[SOURCE MATERIAL Boundary: Start]

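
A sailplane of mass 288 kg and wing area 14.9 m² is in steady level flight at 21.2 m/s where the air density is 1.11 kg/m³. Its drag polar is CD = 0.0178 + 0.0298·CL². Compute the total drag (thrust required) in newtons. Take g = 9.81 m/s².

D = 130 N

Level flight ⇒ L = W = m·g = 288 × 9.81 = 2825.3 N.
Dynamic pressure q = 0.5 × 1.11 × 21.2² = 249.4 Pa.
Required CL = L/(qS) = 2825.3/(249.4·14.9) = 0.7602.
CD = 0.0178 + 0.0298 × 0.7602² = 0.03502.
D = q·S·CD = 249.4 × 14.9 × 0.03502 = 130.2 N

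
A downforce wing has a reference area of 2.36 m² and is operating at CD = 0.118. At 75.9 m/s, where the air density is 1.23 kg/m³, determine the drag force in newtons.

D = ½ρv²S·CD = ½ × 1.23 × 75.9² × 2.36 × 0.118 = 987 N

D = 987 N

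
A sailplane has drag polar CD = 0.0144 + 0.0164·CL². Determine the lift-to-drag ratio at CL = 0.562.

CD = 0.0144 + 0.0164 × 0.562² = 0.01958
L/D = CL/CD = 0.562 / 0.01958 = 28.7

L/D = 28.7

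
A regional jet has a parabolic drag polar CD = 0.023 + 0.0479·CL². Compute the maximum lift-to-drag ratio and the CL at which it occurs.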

[SOURCE MATERIAL Boundary: End]

*PROBLEM TO SOLVE*
A word-for-word copy of all the material is the required answer.

*EXERCISE SOLUTION*
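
A sailplane of mass 288 kg and wing area 14.9 m² is in steady level flight at 21.2 m/s where the air density is 1.11 kg/m³. Its drag polar is CD = 0.0178 + 0.0298·CL². Compute the total drag (thrust required) in newtons. Take g = 9.81 m/s².

D = 130 N

Level flight ⇒ L = W = m·g = 288 × 9.81 = 2825.3 N.
Dynamic pressure q = 0.5 × 1.11 × 21.2² = 249.4 Pa.
Required CL = L/(qS) = 2825.3/(249.4·14.9) = 0.7602.
CD = 0.0178 + 0.0298 × 0.7602² = 0.03502.
D = q·S·CD = 249.4 × 14.9 × 0.03502 = 130.2 N

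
A downforce wing has a reference area of 2.36 m² and is operating at CD = 0.118. At 75.9 m/s, where the air density is 1.23 kg/m³, determine the drag force in newtons.

D = ½ρv²S·CD = ½ × 1.23 × 75.9² × 2.36 × 0.118 = 987 N

D = 987 N

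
A sailplane has drag polar CD = 0.0144 + 0.0164·CL². Determine the lift-to-drag ratio at CL = 0.562.

CD = 0.0144 + 0.0164 × 0.562² = 0.01958
L/D = CL/CD = 0.562 / 0.01958 = 28.7

L/D = 28.7

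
A regional jet has a parabolic drag polar CD = 0.023 + 0.0479·CL². Compute the maximum lift-to-drag ratio and the CL at which it occurs.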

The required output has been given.